*** Source records Section Begins ***

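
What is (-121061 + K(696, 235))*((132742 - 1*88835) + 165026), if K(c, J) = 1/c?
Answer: -17604371778515/696 ≈ -2.5294e+10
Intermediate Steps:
(-121061 + K(696, 235))*((132742 - 1*88835) + 165026) = (-121061 + 1/696)*((132742 - 1*88835) + 165026) = (-121061 + 1/696)*((132742 - 88835) + 165026) = -84258455*(43907 + 165026)/696 = -84258455/696*208933 = -17604371778515/696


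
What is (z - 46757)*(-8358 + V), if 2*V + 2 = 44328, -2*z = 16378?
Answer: -758529530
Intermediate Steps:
z = -8189 (z = -½*16378 = -8189)
V = 22163 (V = -1 + (½)*44328 = -1 + 22164 = 22163)
(z - 46757)*(-8358 + V) = (-8189 - 46757)*(-8358 + 22163) = -54946*13805 = -758529530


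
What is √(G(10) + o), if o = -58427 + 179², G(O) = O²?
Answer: I*√26286 ≈ 162.13*I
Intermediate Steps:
o = -26386 (o = -58427 + 32041 = -26386)
√(G(10) + o) = √(10² - 26386) = √(100 - 26386) = √(-26286) = I*√26286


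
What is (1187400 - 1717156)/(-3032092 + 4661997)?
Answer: -529756/1629905 ≈ -0.32502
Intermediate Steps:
(1187400 - 1717156)/(-3032092 + 4661997) = -529756/1629905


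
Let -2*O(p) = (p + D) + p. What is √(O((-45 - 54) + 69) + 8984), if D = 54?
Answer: √8987 ≈ 94.800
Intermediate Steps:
O(p) = -27 - p (O(p) = -((p + 54) + p)/2 = -((54 + p) + p)/2 = -(54 + 2*p)/2 = -27 - p)
√(O((-45 - 54) + 69) + 8984) = √((-27 - ((-45 - 54) + 69)) + 8984) = √((-27 - (-99 + 69)) + 8984) = √((-27 - 1*(-30)) + 8984) = √((-27 + 30) + 8984) = √(3 + 8984) = √8987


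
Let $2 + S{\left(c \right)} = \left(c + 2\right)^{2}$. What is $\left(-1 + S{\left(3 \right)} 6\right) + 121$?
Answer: $258$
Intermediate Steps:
$S{\left(c \right)} = -2 + \left(2 + c\right)^{2}$ ($S{\left(c \right)} = -2 + \left(c + 2\right)^{2} = -2 + \left(2 + c\right)^{2}$)
$\left(-1 + S{\left(3 \right)} 6\right) + 121 = \left(-1 + \left(-2 + \left(2 + 3\right)^{2}\right) 6\right) + 121 = \left(-1 + \left(-2 + 5^{2}\right) 6\right) + 121 = \left(-1 + \left(-2 + 25\right) 6\right) + 121 = \left(-1 + 23 \cdot 6\right) + 121 = \left(-1 + 138\right) + 121 = 137 + 121 = 258$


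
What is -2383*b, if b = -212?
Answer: 505196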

*** Source records Section Ends ***

Exercise directions:
If a line of the records above contains the word "Answer", count it; then give the total and nothing more.

Your solution:
7